Task brief: Return all the entries. Match them word for word.

[Stored items]
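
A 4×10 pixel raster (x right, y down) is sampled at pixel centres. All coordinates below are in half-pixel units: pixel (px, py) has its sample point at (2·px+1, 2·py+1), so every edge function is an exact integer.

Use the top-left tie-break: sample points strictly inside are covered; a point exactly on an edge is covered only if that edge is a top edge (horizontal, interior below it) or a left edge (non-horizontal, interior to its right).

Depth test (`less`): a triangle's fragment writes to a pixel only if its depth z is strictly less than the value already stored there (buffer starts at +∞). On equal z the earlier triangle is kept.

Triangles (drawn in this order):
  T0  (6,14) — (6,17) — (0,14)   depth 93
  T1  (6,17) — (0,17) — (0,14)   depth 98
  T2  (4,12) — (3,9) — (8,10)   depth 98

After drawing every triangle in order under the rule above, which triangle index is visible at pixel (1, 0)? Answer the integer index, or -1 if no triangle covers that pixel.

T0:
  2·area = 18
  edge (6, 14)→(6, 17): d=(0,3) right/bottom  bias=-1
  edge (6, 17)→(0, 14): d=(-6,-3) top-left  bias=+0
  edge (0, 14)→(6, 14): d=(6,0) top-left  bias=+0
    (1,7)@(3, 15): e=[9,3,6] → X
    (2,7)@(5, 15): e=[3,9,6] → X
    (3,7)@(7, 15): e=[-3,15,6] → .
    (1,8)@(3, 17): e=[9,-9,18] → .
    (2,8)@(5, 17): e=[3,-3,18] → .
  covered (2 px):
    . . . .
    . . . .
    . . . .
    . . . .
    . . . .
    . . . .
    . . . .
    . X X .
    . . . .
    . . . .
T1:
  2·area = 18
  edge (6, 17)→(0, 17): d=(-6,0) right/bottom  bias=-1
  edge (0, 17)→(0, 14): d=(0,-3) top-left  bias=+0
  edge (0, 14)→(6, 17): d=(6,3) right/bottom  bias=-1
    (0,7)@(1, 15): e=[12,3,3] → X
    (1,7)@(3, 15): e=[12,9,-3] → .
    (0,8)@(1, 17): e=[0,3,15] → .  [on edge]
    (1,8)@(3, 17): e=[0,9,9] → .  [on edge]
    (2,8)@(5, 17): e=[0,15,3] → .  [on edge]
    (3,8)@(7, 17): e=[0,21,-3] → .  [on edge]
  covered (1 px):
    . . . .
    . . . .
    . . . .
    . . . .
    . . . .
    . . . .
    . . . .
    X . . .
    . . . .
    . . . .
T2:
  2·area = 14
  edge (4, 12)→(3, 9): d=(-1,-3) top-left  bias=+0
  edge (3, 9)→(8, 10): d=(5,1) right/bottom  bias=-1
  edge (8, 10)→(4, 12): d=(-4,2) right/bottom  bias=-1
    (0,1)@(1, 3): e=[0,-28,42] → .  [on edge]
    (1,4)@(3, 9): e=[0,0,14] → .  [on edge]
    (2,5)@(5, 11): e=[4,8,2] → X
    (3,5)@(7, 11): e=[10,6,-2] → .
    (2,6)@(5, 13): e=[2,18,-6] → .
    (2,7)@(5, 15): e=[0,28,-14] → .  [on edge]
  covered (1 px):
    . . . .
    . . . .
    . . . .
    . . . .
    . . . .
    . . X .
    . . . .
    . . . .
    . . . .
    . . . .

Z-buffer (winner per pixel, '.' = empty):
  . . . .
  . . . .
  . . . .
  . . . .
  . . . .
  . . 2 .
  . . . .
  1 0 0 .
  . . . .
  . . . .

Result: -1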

Solved exercise:
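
A 4×10 pixel raster (x right, y down) is sampled at pixel centres. All coordinates below are in half-pixel units: pixel (px, py) has its sample point at (2·px+1, 2·py+1), so every edge function is an exact integer.

Use the top-left tie-break: sample points strictly inside are covered; a point exactly on an edge is covered only if that edge is a top edge (horizontal, interior below it) or a left edge (non-horizontal, interior to its right).

Depth test (`less`): a triangle's fragment writes to a pixel only if its depth z is strictly less than the value already stored there (buffer starts at +∞). On equal z the earlier triangle is kept.

Triangles (drawn in this order):
  T0  (6,14) — (6,17) — (0,14)   depth 93
  T1  (6,17) — (0,17) — (0,14)   depth 98
  T2  (4,12) — (3,9) — (8,10)   depth 98

After drawing every triangle in order under the rule above, which triangle index is visible at pixel (1, 0)? Answer the integer index, or -1 if no triangle covers that pixel.

T0:
  2·area = 18
  edge (6, 14)→(6, 17): d=(0,3) right/bottom  bias=-1
  edge (6, 17)→(0, 14): d=(-6,-3) top-left  bias=+0
  edge (0, 14)→(6, 14): d=(6,0) top-left  bias=+0
    (1,7)@(3, 15): e=[9,3,6] → X
    (2,7)@(5, 15): e=[3,9,6] → X
    (3,7)@(7, 15): e=[-3,15,6] → .
    (1,8)@(3, 17): e=[9,-9,18] → .
    (2,8)@(5, 17): e=[3,-3,18] → .
  covered (2 px):
    . . . .
    . . . .
    . . . .
    . . . .
    . . . .
    . . . .
    . . . .
    . X X .
    . . . .
    . . . .
T1:
  2·area = 18
  edge (6, 17)→(0, 17): d=(-6,0) right/bottom  bias=-1
  edge (0, 17)→(0, 14): d=(0,-3) top-left  bias=+0
  edge (0, 14)→(6, 17): d=(6,3) right/bottom  bias=-1
    (0,7)@(1, 15): e=[12,3,3] → X
    (1,7)@(3, 15): e=[12,9,-3] → .
    (0,8)@(1, 17): e=[0,3,15] → .  [on edge]
    (1,8)@(3, 17): e=[0,9,9] → .  [on edge]
    (2,8)@(5, 17): e=[0,15,3] → .  [on edge]
    (3,8)@(7, 17): e=[0,21,-3] → .  [on edge]
  covered (1 px):
    . . . .
    . . . .
    . . . .
    . . . .
    . . . .
    . . . .
    . . . .
    X . . .
    . . . .
    . . . .
T2:
  2·area = 14
  edge (4, 12)→(3, 9): d=(-1,-3) top-left  bias=+0
  edge (3, 9)→(8, 10): d=(5,1) right/bottom  bias=-1
  edge (8, 10)→(4, 12): d=(-4,2) right/bottom  bias=-1
    (0,1)@(1, 3): e=[0,-28,42] → .  [on edge]
    (1,4)@(3, 9): e=[0,0,14] → .  [on edge]
    (2,5)@(5, 11): e=[4,8,2] → X
    (3,5)@(7, 11): e=[10,6,-2] → .
    (2,6)@(5, 13): e=[2,18,-6] → .
    (2,7)@(5, 15): e=[0,28,-14] → .  [on edge]
  covered (1 px):
    . . . .
    . . . .
    . . . .
    . . . .
    . . . .
    . . X .
    . . . .
    . . . .
    . . . .
    . . . .

Z-buffer (winner per pixel, '.' = empty):
  . . . .
  . . . .
  . . . .
  . . . .
  . . . .
  . . 2 .
  . . . .
  1 0 0 .
  . . . .
  . . . .

Result: -1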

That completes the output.